— What is needed —
Write all of the entries again. Keep them exactly as they are.

(Dataset records)
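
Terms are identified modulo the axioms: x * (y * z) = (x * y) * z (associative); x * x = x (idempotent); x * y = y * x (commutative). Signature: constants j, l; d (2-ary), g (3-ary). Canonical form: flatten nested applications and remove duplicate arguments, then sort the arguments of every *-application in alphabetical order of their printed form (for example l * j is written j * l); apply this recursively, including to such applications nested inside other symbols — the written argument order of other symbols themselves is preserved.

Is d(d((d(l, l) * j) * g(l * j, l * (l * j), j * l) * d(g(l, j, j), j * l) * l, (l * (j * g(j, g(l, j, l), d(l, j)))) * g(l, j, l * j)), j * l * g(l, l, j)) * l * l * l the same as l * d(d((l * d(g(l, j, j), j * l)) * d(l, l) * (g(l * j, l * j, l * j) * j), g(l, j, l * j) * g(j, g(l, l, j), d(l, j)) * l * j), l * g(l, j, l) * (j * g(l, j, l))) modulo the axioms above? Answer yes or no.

Answer: no — d(d(d(g(l, j, j), j * l) * d(l, l) * g(j * l, j * l, j * l) * j * l, g(j, g(l, j, l), d(l, j)) * g(l, j, j * l) * j * l), g(l, l, j) * j * l) * l vs d(d(d(g(l, j, j), j * l) * d(l, l) * g(j * l, j * l, j * l) * j * l, g(j, g(l, l, j), d(l, j)) * g(l, j, j * l) * j * l), g(l, j, l) * j * l) * l

Derivation:
Left:  d(d((d(l, l) * j) * g(l * j, l * (l * j), j * l) * d(g(l, j, j), j * l) * l, (l * (j * g(j, g(l, j, l), d(l, j)))) * g(l, j, l * j)), j * l * g(l, l, j)) * l * l * l
  Simplify inside:  d(d((d(l, l) * j) * g(l * j, l * (l * j), j * l) * d(g(l, j, j), j * l) * l, (l * (j * g(j, g(l, j, l), d(l, j)))) * g(l, j, l * j)), j * l * g(l, l, j))  →  d(d(d(g(l, j, j), j * l) * d(l, l) * g(j * l, j * l, j * l) * j * l, g(j, g(l, j, l), d(l, j)) * g(l, j, j * l) * j * l), g(l, l, j) * j * l)
  Drop duplicates:  drop duplicate l, l
  Sort arguments:  d(d(d(g(l, j, j), j * l) * d(l, l) * g(j * l, j * l, j * l) * j * l, g(j, g(l, j, l), d(l, j)) * g(l, j, j * l) * j * l), g(l, l, j) * j * l) * l
Right:  l * d(d((l * d(g(l, j, j), j * l)) * d(l, l) * (g(l * j, l * j, l * j) * j), g(l, j, l * j) * g(j, g(l, l, j), d(l, j)) * l * j), l * g(l, j, l) * (j * g(l, j, l)))
  Canonicalize subterm:  d(d((l * d(g(l, j, j), j * l)) * d(l, l) * (g(l * j, l * j, l * j) * j), g(l, j, l * j) * g(j, g(l, l, j), d(l, j)) * l * j), l * g(l, j, l) * (j * g(l, j, l)))  →  d(d(d(g(l, j, j), j * l) * d(l, l) * g(j * l, j * l, j * l) * j * l, g(j, g(l, l, j), d(l, j)) * g(l, j, j * l) * j * l), g(l, j, l) * j * l)
  Sort arguments:  d(d(d(g(l, j, j), j * l) * d(l, l) * g(j * l, j * l, j * l) * j * l, g(j, g(l, l, j), d(l, j)) * g(l, j, j * l) * j * l), g(l, j, l) * j * l) * l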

— Task output —
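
Terms are identified modulo the axioms: x * (y * z) = (x * y) * z (associative); x * x = x (idempotent); x * y = y * x (commutative). Signature: constants j, l; d (2-ary), g (3-ary). Canonical form: flatten nested applications and remove duplicate arguments, then sort the arguments of every *-application in alphabetical order of their printed form (for example l * j is written j * l); apply this recursively, including to such applications nested inside other symbols — the written argument order of other symbols themselves is preserved.

Is d(d((d(l, l) * j) * g(l * j, l * (l * j), j * l) * d(g(l, j, j), j * l) * l, (l * (j * g(j, g(l, j, l), d(l, j)))) * g(l, j, l * j)), j * l * g(l, l, j)) * l * l * l the same as l * d(d((l * d(g(l, j, j), j * l)) * d(l, l) * (g(l * j, l * j, l * j) * j), g(l, j, l * j) * g(j, g(l, l, j), d(l, j)) * l * j), l * g(l, j, l) * (j * g(l, j, l))) modulo the axioms above? Answer yes or no.

Answer: no — d(d(d(g(l, j, j), j * l) * d(l, l) * g(j * l, j * l, j * l) * j * l, g(j, g(l, j, l), d(l, j)) * g(l, j, j * l) * j * l), g(l, l, j) * j * l) * l vs d(d(d(g(l, j, j), j * l) * d(l, l) * g(j * l, j * l, j * l) * j * l, g(j, g(l, l, j), d(l, j)) * g(l, j, j * l) * j * l), g(l, j, l) * j * l) * l

Derivation:
Left:  d(d((d(l, l) * j) * g(l * j, l * (l * j), j * l) * d(g(l, j, j), j * l) * l, (l * (j * g(j, g(l, j, l), d(l, j)))) * g(l, j, l * j)), j * l * g(l, l, j)) * l * l * l
  Simplify inside:  d(d((d(l, l) * j) * g(l * j, l * (l * j), j * l) * d(g(l, j, j), j * l) * l, (l * (j * g(j, g(l, j, l), d(l, j)))) * g(l, j, l * j)), j * l * g(l, l, j))  →  d(d(d(g(l, j, j), j * l) * d(l, l) * g(j * l, j * l, j * l) * j * l, g(j, g(l, j, l), d(l, j)) * g(l, j, j * l) * j * l), g(l, l, j) * j * l)
  Drop duplicates:  drop duplicate l, l
  Sort arguments:  d(d(d(g(l, j, j), j * l) * d(l, l) * g(j * l, j * l, j * l) * j * l, g(j, g(l, j, l), d(l, j)) * g(l, j, j * l) * j * l), g(l, l, j) * j * l) * l
Right:  l * d(d((l * d(g(l, j, j), j * l)) * d(l, l) * (g(l * j, l * j, l * j) * j), g(l, j, l * j) * g(j, g(l, l, j), d(l, j)) * l * j), l * g(l, j, l) * (j * g(l, j, l)))
  Canonicalize subterm:  d(d((l * d(g(l, j, j), j * l)) * d(l, l) * (g(l * j, l * j, l * j) * j), g(l, j, l * j) * g(j, g(l, l, j), d(l, j)) * l * j), l * g(l, j, l) * (j * g(l, j, l)))  →  d(d(d(g(l, j, j), j * l) * d(l, l) * g(j * l, j * l, j * l) * j * l, g(j, g(l, l, j), d(l, j)) * g(l, j, j * l) * j * l), g(l, j, l) * j * l)
  Sort arguments:  d(d(d(g(l, j, j), j * l) * d(l, l) * g(j * l, j * l, j * l) * j * l, g(j, g(l, l, j), d(l, j)) * g(l, j, j * l) * j * l), g(l, j, l) * j * l) * l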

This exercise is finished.